(Data excerpts)
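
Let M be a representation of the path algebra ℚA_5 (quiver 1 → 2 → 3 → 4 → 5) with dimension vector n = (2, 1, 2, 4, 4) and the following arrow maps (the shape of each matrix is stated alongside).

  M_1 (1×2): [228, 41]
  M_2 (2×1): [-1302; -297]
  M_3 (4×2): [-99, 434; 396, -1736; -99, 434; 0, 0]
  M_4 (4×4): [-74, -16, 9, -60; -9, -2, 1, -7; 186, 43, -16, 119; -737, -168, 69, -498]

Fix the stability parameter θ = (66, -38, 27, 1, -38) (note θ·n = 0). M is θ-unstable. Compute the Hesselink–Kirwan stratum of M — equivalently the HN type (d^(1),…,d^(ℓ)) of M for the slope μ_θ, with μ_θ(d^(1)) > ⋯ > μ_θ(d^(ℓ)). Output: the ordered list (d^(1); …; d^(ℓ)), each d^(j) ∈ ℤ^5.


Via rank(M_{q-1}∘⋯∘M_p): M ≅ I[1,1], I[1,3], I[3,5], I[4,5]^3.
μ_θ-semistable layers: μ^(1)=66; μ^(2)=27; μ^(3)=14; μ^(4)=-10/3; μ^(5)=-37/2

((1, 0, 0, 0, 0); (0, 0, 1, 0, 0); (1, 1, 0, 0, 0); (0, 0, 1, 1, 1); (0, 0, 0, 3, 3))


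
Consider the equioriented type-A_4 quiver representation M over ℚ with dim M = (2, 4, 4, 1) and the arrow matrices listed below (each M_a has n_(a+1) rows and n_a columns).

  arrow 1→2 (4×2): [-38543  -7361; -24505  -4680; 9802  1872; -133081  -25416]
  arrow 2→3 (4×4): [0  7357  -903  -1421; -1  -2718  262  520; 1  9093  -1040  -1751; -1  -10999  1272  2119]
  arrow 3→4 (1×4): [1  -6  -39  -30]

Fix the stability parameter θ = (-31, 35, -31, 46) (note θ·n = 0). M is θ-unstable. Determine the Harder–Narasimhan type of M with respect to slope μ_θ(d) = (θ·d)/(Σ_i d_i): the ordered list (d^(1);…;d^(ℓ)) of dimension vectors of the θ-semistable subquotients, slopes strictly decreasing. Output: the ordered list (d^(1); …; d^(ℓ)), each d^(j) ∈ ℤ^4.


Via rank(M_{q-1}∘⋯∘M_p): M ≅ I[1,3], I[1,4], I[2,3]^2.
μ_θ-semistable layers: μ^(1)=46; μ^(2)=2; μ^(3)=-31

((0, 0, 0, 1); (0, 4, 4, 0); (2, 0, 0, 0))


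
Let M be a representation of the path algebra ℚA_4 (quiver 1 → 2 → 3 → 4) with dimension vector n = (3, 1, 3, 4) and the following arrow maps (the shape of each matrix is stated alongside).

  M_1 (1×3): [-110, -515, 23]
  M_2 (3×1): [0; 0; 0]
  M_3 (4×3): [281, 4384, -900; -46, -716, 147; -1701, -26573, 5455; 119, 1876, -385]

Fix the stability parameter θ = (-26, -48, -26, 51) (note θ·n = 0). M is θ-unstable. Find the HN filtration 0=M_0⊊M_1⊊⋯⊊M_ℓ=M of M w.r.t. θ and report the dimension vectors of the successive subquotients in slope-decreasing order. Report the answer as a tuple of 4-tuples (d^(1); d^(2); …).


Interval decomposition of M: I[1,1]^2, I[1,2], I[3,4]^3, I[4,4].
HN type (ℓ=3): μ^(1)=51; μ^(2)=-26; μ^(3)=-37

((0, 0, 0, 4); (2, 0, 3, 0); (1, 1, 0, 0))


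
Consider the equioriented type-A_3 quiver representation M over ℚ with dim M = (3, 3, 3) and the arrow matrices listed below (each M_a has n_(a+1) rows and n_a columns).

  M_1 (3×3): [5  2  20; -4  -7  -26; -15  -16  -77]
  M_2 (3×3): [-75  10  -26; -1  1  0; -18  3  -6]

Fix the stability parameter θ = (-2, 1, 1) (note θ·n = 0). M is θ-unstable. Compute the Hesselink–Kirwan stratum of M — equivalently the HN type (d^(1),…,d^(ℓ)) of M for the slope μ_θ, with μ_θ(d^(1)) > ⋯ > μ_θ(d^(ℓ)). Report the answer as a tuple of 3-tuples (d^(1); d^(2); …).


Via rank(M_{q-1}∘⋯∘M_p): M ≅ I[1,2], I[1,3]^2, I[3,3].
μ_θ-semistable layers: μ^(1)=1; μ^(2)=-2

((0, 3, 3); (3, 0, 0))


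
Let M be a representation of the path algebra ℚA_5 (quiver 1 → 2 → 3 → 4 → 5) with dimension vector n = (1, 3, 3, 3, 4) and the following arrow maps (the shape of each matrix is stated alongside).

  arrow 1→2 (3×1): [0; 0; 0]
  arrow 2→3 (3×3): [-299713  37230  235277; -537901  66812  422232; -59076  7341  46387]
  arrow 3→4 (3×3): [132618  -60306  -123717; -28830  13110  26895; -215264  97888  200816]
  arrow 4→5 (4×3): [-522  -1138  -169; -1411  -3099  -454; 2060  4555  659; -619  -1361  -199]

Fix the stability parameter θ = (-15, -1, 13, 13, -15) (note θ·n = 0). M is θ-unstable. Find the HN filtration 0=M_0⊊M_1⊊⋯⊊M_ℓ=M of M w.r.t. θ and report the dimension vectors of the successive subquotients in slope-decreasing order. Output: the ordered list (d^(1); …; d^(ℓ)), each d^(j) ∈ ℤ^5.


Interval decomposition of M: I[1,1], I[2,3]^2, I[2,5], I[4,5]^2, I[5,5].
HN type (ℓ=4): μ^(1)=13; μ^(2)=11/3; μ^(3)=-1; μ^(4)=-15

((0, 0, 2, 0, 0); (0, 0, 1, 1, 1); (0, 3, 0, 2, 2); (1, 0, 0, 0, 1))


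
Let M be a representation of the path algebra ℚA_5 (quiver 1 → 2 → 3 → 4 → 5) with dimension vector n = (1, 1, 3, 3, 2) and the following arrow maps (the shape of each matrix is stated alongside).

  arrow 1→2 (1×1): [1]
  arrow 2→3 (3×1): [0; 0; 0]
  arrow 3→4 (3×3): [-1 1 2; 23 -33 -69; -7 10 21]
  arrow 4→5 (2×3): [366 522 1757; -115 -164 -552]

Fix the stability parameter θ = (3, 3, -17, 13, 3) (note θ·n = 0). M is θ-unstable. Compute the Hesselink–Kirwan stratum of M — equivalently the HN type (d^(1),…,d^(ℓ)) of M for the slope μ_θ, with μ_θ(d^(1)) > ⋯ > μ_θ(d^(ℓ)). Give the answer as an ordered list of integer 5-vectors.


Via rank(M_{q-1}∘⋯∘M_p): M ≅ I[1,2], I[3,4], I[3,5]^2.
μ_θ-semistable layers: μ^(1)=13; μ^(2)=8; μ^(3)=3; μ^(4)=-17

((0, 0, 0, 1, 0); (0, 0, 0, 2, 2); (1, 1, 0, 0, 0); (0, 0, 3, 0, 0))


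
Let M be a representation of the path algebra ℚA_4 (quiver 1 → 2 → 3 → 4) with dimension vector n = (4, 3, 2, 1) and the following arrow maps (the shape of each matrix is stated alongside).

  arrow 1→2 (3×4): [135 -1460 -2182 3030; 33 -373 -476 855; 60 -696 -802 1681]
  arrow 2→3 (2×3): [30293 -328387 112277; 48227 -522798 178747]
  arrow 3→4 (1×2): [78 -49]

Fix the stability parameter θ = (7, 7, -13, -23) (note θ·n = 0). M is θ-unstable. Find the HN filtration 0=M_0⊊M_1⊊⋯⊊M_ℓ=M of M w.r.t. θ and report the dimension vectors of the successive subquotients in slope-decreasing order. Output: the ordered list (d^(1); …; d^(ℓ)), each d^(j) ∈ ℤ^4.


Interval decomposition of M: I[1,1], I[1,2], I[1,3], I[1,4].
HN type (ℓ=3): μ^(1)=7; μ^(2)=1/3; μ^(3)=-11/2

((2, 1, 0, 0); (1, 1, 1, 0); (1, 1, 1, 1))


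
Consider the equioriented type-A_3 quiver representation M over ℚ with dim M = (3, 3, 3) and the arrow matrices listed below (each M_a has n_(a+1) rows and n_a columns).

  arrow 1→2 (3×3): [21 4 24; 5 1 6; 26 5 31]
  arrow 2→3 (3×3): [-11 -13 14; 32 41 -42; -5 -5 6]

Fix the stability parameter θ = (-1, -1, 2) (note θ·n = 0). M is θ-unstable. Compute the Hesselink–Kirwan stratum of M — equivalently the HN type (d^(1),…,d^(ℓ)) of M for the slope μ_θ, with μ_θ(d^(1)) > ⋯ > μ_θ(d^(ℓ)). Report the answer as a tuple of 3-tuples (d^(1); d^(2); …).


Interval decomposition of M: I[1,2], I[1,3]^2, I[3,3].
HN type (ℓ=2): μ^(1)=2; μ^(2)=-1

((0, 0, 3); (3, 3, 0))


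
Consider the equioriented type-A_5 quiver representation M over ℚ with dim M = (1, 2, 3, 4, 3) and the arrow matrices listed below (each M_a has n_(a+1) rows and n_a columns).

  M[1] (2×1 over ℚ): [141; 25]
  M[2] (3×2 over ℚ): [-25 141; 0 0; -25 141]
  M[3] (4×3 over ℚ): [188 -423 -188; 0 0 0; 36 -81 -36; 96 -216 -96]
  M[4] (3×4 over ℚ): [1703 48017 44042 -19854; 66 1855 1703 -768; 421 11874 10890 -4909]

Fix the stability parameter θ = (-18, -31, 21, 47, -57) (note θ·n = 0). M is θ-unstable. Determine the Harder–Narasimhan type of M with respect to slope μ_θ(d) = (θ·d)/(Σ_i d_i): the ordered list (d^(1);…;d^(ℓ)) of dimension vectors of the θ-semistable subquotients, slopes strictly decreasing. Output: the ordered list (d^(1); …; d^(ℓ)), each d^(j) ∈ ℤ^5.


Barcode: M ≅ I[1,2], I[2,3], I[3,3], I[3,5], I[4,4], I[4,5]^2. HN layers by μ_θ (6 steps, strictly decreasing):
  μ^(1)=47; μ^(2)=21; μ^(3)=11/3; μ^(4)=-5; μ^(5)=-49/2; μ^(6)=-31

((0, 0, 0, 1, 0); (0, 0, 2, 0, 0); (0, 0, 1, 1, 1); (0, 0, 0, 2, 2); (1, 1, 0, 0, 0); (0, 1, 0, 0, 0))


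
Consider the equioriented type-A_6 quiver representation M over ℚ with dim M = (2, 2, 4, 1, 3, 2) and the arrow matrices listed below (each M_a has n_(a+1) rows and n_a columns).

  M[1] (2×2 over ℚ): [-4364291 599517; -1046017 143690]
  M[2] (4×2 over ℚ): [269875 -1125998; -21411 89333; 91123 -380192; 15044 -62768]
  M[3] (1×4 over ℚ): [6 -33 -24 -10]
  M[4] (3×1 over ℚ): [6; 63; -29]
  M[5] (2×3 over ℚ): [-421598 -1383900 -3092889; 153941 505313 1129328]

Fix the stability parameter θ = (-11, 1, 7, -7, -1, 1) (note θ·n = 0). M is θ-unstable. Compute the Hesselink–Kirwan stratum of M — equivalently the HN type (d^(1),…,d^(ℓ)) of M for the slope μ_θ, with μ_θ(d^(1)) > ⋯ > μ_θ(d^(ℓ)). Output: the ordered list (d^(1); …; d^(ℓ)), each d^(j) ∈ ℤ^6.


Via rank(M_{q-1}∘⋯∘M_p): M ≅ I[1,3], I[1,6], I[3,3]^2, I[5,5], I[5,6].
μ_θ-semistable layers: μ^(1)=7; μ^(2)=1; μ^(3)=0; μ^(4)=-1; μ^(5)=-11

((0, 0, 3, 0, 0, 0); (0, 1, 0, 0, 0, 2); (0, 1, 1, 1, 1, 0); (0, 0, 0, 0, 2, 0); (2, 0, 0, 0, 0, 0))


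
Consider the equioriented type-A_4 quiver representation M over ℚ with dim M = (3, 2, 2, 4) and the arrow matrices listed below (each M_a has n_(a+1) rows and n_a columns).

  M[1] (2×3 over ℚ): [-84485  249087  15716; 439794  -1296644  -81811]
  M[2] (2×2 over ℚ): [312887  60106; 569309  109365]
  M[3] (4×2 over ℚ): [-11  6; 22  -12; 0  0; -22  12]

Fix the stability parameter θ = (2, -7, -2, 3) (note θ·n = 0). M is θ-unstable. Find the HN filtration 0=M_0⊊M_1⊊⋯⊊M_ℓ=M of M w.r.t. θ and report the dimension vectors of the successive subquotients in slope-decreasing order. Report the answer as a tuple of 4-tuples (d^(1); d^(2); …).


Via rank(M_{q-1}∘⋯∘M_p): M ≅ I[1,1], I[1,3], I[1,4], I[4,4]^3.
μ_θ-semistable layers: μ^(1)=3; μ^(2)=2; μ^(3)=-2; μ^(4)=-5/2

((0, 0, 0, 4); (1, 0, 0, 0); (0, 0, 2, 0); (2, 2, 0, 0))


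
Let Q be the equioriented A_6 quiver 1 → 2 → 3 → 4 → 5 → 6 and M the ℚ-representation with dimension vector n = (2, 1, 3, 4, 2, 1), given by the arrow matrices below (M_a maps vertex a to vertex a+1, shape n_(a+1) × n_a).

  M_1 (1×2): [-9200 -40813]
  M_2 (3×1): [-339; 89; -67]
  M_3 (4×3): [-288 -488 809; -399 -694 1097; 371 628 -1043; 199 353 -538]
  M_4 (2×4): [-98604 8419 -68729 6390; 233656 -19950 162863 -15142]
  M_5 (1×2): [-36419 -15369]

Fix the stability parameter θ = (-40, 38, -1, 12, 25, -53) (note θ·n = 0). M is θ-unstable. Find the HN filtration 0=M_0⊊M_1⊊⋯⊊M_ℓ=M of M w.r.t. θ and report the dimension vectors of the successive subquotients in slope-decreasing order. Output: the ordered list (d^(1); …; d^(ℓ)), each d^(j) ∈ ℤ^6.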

WHAT YOU ARE ASKED TO DO: Which lines should be output? Exactly those from the first line of the data through the line containing "M_4 (4×4): [-74, -16, 9, -60;", inclusive.

OUTPUT:
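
Let M be a representation of the path algebra ℚA_5 (quiver 1 → 2 → 3 → 4 → 5) with dimension vector n = (2, 1, 2, 4, 4) and the following arrow maps (the shape of each matrix is stated alongside).

  M_1 (1×2): [228, 41]
  M_2 (2×1): [-1302; -297]
  M_3 (4×2): [-99, 434; 396, -1736; -99, 434; 0, 0]
  M_4 (4×4): [-74, -16, 9, -60; -9, -2, 1, -7; 186, 43, -16, 119; -737, -168, 69, -498]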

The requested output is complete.